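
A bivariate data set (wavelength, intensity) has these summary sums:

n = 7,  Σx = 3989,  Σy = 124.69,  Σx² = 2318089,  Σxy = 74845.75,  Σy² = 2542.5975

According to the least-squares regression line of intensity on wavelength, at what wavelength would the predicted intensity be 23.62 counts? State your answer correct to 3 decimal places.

Sxx = Σx² − (Σx)²/n = 2318089 − 2273160.142857 = 44928.857143
Sxy = Σxy − (Σx)(Σy)/n = 74845.75 − 71055.487143 = 3790.262857
b = Sxy/Sxx = 3790.262857/44928.857143 = 0.084361
a = ȳ − b·x̄ = 17.812857 − 0.084361·569.857143 = -30.261109
Set a + b·x = 23.62: x = (23.62 − (-30.261109)) / 0.084361 = 638.693607

638.694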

▶ [WHAT NEEDS TO BE DONE] Output, exactly and with no other text, the line that contains "According to the" and all lines from there to the end of the records.

▶ [SOLUTION FOR THIS PROBLEM]
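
According to the least-squares regression line of intensity on wavelength, at what wavelength would the predicted intensity be 23.62 counts? State your answer correct to 3 decimal places.

Sxx = Σx² − (Σx)²/n = 2318089 − 2273160.142857 = 44928.857143
Sxy = Σxy − (Σx)(Σy)/n = 74845.75 − 71055.487143 = 3790.262857
b = Sxy/Sxx = 3790.262857/44928.857143 = 0.084361
a = ȳ − b·x̄ = 17.812857 − 0.084361·569.857143 = -30.261109
Set a + b·x = 23.62: x = (23.62 − (-30.261109)) / 0.084361 = 638.693607

638.694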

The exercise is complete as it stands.